PROBLEM STATEMENT = Please transcribe exactly, and only, the lines of the data below between the line holding "GorE activates transcription" and the line holding "Cellular conditions: citrulline", inclusive.
*** AVAILABLE DATA ***
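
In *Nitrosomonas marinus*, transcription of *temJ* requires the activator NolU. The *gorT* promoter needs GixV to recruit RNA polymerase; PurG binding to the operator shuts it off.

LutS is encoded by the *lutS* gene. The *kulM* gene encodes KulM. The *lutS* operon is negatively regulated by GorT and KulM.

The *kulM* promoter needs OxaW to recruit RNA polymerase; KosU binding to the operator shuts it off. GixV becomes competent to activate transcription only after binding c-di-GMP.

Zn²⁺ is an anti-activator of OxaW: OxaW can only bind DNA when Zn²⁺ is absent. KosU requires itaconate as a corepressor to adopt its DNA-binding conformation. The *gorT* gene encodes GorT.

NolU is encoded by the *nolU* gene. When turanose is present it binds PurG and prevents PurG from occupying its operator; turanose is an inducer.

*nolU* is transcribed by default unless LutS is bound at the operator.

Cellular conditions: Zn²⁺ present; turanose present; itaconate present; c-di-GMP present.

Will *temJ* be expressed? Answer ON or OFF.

ON

Turanose is present, so PurG is inactive.
c-di-GMP is present, so GixV is active.
No repressor is bound and GixV is active, so *gorT* is transcribed.
So GorT is produced and active.
Itaconate is present, so KosU is active.
Zn²⁺ is present, so OxaW is inactive.
With repressor KosU bound, *kulM* is not transcribed.
So KulM is not produced.
With repressor GorT bound, *lutS* is not transcribed.
So LutS is not produced.
With no repressor bound, *nolU* is transcribed.
So NolU is produced and active.
No repressor is bound and NolU is active, so *temJ* is transcribed.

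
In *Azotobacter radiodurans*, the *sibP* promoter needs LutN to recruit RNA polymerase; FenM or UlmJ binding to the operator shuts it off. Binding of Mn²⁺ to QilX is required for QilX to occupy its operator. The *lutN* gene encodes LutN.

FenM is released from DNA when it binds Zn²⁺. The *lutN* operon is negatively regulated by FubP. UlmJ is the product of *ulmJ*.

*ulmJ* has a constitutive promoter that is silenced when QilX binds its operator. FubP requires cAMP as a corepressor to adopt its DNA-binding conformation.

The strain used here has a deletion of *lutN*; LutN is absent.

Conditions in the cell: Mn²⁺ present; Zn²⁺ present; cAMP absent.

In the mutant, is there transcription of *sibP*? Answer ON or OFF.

OFF

Zn²⁺ is present, so FenM is inactive.
Mn²⁺ is present, so QilX is active.
With repressor QilX bound, *ulmJ* is not transcribed.
So UlmJ is not produced.
LutN is non-functional in this strain, so it has no effect.
Required activator LutN is absent, so *sibP* is not transcribed.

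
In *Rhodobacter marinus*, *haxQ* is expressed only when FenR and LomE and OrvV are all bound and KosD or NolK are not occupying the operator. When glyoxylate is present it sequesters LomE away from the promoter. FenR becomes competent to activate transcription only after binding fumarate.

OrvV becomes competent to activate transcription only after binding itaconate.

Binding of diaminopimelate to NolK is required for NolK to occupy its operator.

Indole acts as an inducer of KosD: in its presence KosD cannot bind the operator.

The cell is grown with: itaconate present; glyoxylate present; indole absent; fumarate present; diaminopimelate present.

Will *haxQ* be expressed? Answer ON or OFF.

OFF

Indole is absent, so KosD is active.
Fumarate is present, so FenR is active.
Glyoxylate is present, so LomE is inactive.
Diaminopimelate is present, so NolK is active.
Itaconate is present, so OrvV is active.
With repressor KosD bound, *haxQ* is not transcribed.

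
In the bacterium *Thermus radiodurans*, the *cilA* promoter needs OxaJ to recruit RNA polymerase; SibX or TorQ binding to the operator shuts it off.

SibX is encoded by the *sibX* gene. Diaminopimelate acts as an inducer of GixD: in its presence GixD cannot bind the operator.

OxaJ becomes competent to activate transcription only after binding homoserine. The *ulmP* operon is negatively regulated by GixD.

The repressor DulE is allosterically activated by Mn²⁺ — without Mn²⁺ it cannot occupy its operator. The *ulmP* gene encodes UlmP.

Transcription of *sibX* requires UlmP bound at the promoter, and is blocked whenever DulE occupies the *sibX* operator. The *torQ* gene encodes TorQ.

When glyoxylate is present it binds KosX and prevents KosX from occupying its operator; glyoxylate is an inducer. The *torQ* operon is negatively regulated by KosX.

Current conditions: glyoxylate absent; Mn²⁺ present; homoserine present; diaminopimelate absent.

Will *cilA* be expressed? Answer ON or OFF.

Diaminopimelate is absent, so GixD is active.
With repressor GixD bound, *ulmP* is not transcribed.
So UlmP is not produced.
Mn²⁺ is present, so DulE is active.
With repressor DulE bound, *sibX* is not transcribed.
So SibX is not produced.
Glyoxylate is absent, so KosX is active.
With repressor KosX bound, *torQ* is not transcribed.
So TorQ is not produced.
Homoserine is present, so OxaJ is active.
No repressor is bound and OxaJ is active, so *cilA* is transcribed.

ON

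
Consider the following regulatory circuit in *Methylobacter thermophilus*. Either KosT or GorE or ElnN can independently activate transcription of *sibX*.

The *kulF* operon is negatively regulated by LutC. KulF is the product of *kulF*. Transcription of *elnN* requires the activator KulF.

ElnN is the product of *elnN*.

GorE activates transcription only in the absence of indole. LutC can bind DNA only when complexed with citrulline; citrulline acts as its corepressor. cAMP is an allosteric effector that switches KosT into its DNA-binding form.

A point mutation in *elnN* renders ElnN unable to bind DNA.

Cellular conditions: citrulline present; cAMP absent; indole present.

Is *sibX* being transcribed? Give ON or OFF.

cAMP is absent, so KosT is inactive.
Indole is present, so GorE is inactive.
ElnN is non-functional in this strain, so it has no effect.
No activator is available at the *sibX* promoter, so *sibX* is not transcribed.

OFF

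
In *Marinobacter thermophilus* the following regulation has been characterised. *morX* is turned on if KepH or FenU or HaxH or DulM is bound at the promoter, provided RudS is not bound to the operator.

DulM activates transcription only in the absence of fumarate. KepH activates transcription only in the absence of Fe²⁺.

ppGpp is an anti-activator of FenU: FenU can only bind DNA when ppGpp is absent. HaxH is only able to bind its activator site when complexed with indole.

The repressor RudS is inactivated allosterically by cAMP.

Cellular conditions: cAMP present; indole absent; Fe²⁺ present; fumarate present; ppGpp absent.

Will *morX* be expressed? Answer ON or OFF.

Fe²⁺ is present, so KepH is inactive.
cAMP is present, so RudS is inactive.
ppGpp is absent, so FenU is active.
Indole is absent, so HaxH is inactive.
Fumarate is present, so DulM is inactive.
Activator FenU is present, so *morX* is transcribed.

ON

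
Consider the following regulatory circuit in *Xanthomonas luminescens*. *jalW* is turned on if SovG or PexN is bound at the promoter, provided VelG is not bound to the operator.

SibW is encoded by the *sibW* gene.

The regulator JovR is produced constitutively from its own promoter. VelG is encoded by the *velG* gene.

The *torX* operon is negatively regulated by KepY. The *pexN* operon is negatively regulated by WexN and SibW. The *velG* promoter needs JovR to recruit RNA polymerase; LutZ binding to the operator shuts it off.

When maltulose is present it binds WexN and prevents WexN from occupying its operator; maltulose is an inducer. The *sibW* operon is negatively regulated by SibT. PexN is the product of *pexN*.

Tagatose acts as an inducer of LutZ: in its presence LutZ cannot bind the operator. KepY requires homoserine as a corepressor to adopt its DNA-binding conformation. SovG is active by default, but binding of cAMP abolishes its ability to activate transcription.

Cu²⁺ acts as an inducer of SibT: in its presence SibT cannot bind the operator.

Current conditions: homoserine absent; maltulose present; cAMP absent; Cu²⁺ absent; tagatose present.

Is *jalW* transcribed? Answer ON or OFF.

cAMP is absent, so SovG is active.
Maltulose is present, so WexN is inactive.
Cu²⁺ is absent, so SibT is active.
With repressor SibT bound, *sibW* is not transcribed.
So SibW is not produced.
With no repressor bound, *pexN* is transcribed.
So PexN is produced and active.
Tagatose is present, so LutZ is inactive.
JovR is produced constitutively and is active.
No repressor is bound and JovR is active, so *velG* is transcribed.
So VelG is produced and active.
With repressor VelG bound, *jalW* is not transcribed.

OFF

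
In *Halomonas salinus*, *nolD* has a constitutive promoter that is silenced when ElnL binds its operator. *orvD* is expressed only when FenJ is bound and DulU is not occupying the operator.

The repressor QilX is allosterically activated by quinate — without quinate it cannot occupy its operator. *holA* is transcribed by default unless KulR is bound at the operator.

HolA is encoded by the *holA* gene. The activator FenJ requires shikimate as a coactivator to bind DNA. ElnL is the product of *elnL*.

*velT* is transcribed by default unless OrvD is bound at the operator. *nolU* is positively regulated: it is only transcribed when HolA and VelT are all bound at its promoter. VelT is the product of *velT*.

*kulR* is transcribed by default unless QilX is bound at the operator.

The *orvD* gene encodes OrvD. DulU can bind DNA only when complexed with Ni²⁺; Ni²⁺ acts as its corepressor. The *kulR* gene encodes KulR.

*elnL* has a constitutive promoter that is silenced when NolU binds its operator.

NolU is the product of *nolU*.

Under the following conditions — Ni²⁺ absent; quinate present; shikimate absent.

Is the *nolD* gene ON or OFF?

Quinate is present, so QilX is active.
With repressor QilX bound, *kulR* is not transcribed.
So KulR is not produced.
With no repressor bound, *holA* is transcribed.
So HolA is produced and active.
Shikimate is absent, so FenJ is inactive.
Ni²⁺ is absent, so DulU is inactive.
Required activator FenJ is absent, so *orvD* is not transcribed.
So OrvD is not produced.
With no repressor bound, *velT* is transcribed.
So VelT is produced and active.
No repressor is bound and HolA and VelT are active, so *nolU* is transcribed.
So NolU is produced and active.
With repressor NolU bound, *elnL* is not transcribed.
So ElnL is not produced.
With no repressor bound, *nolD* is transcribed.

ON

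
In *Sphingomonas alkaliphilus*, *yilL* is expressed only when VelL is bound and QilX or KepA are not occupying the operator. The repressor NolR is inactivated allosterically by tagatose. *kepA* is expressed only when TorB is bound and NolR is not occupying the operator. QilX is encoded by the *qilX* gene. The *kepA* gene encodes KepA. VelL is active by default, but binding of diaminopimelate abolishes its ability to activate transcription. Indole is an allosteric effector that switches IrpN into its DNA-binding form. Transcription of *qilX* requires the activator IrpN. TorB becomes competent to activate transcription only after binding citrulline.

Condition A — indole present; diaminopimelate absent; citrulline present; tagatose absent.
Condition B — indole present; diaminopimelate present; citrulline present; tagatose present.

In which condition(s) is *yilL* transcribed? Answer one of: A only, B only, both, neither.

Condition A:
Indole is present, so IrpN is active.
No repressor is bound and IrpN is active, so *qilX* is transcribed.
So QilX is produced and active.
Diaminopimelate is absent, so VelL is active.
Citrulline is present, so TorB is active.
Tagatose is absent, so NolR is active.
With repressor NolR bound, *kepA* is not transcribed.
So KepA is not produced.
With repressor QilX bound, *yilL* is not transcribed.
→ *yilL* is OFF in A.
Condition B:
Indole is present, so IrpN is active.
No repressor is bound and IrpN is active, so *qilX* is transcribed.
So QilX is produced and active.
Diaminopimelate is present, so VelL is inactive.
Citrulline is present, so TorB is active.
Tagatose is present, so NolR is inactive.
No repressor is bound and TorB is active, so *kepA* is transcribed.
So KepA is produced and active.
With repressor QilX bound, *yilL* is not transcribed.
→ *yilL* is OFF in B.

neither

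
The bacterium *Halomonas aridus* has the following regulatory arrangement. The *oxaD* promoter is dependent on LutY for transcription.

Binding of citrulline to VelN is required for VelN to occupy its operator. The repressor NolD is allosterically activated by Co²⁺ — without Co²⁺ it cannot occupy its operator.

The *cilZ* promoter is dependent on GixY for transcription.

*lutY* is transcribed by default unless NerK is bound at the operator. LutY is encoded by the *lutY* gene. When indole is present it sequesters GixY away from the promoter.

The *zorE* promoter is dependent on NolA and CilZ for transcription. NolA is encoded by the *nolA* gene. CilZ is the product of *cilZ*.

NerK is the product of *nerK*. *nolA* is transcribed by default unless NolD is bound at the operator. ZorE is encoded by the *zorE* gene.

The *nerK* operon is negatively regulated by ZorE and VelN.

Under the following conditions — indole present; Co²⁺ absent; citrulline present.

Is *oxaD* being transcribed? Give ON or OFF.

ON

Co²⁺ is absent, so NolD is inactive.
With no repressor bound, *nolA* is transcribed.
So NolA is produced and active.
Indole is present, so GixY is inactive.
Required activator GixY is absent, so *cilZ* is not transcribed.
So CilZ is not produced.
Required activator CilZ is absent, so *zorE* is not transcribed.
So ZorE is not produced.
Citrulline is present, so VelN is active.
With repressor VelN bound, *nerK* is not transcribed.
So NerK is not produced.
With no repressor bound, *lutY* is transcribed.
So LutY is produced and active.
No repressor is bound and LutY is active, so *oxaD* is transcribed.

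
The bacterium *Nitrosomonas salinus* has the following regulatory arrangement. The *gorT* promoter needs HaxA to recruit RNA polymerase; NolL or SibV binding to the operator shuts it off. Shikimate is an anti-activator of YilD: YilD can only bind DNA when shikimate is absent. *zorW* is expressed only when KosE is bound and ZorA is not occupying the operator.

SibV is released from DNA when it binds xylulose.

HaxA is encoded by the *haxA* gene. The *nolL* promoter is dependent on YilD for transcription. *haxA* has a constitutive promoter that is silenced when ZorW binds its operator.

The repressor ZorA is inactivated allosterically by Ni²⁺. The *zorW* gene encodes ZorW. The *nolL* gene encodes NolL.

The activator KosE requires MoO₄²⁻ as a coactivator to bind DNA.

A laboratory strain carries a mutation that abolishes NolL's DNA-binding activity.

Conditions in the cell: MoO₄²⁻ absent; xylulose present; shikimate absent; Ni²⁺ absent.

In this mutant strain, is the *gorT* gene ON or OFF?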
***
EXPECTED OUTPUT =
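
GorE activates transcription only in the absence of indole. LutC can bind DNA only when complexed with citrulline; citrulline acts as its corepressor. cAMP is an allosteric effector that switches KosT into its DNA-binding form.

A point mutation in *elnN* renders ElnN unable to bind DNA.

Cellular conditions: citrulline present; cAMP absent; indole present.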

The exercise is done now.